--- Problem statement ---
Transcribe the records word for word, beginning with the first line and ending with the line that contains "Fri: punched in"; include nothing else.

● ● ● ● ● ● ●

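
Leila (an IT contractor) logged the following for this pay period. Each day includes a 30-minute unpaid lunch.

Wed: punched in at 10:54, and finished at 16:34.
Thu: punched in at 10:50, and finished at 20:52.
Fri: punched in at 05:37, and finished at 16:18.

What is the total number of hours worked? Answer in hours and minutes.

24 h 53 min

Wed: 10:54–16:34 = 5 h 40 min; less 30 min break → 5 h 10 min
Thu: 10:50–20:52 = 10 h 2 min; less 30 min break → 9 h 32 min
Fri: 05:37–16:18 = 10 h 41 min; less 30 min break → 10 h 11 min
Total: 5 h 10 min + 9 h 32 min + 10 h 11 min = 24 h 53 min.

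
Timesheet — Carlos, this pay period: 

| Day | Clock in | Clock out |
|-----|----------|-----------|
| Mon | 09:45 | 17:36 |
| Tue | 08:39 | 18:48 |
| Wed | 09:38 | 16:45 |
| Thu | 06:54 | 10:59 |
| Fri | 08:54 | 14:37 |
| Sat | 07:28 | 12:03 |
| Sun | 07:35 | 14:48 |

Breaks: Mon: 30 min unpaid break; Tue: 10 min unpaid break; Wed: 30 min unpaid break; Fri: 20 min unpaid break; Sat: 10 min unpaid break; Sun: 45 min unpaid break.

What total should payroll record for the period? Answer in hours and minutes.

Mon: 09:45–17:36 = 7 h 51 min; less 30 min break → 7 h 21 min
Tue: 08:39–18:48 = 10 h 9 min; less 10 min break → 9 h 59 min
Wed: 09:38–16:45 = 7 h 7 min; less 30 min break → 6 h 37 min
Thu: 06:54–10:59 = 4 h 5 min
Fri: 08:54–14:37 = 5 h 43 min; less 20 min break → 5 h 23 min
Sat: 07:28–12:03 = 4 h 35 min; less 10 min break → 4 h 25 min
Sun: 07:35–14:48 = 7 h 13 min; less 45 min break → 6 h 28 min
Total: 7 h 21 min + 9 h 59 min + 6 h 37 min + 4 h 5 min + 5 h 23 min + 4 h 25 min + 6 h 28 min = 44 h 18 min.

44 h 18 min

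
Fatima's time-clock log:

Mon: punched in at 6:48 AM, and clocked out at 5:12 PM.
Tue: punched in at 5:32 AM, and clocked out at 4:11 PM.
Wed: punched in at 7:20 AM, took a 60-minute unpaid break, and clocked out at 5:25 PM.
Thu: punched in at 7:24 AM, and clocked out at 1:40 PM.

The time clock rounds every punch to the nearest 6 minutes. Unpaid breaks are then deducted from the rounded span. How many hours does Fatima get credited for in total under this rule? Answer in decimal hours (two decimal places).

Mon: in 6:48 AM→6:48 AM, out 5:12 PM→5:12 PM; 10 h 24 min
Tue: in 5:32 AM→5:30 AM, out 4:11 PM→4:12 PM; 10 h 42 min
Wed: in 7:20 AM→7:18 AM, out 5:25 PM→5:24 PM; 10 h 6 min − 60 min = 9 h 6 min
Thu: in 7:24 AM→7:24 AM, out 1:40 PM→1:42 PM; 6 h 18 min
Total credited: 36 h 30 min.

36.50 hours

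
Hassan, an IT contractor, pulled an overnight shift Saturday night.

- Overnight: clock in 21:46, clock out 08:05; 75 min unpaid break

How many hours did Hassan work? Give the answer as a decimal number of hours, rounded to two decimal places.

Overnight: 21:46 → midnight = 2 h 14 min; midnight → 08:05 = 8 h 5 min; span 10 h 19 min; less 75 min break → 9 h 4 min

9.07 hours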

● ● ● ● ● ● ●

--- Result ---
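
Leila (an IT contractor) logged the following for this pay period. Each day includes a 30-minute unpaid lunch.

Wed: punched in at 10:54, and finished at 16:34.
Thu: punched in at 10:50, and finished at 20:52.
Fri: punched in at 05:37, and finished at 16:18.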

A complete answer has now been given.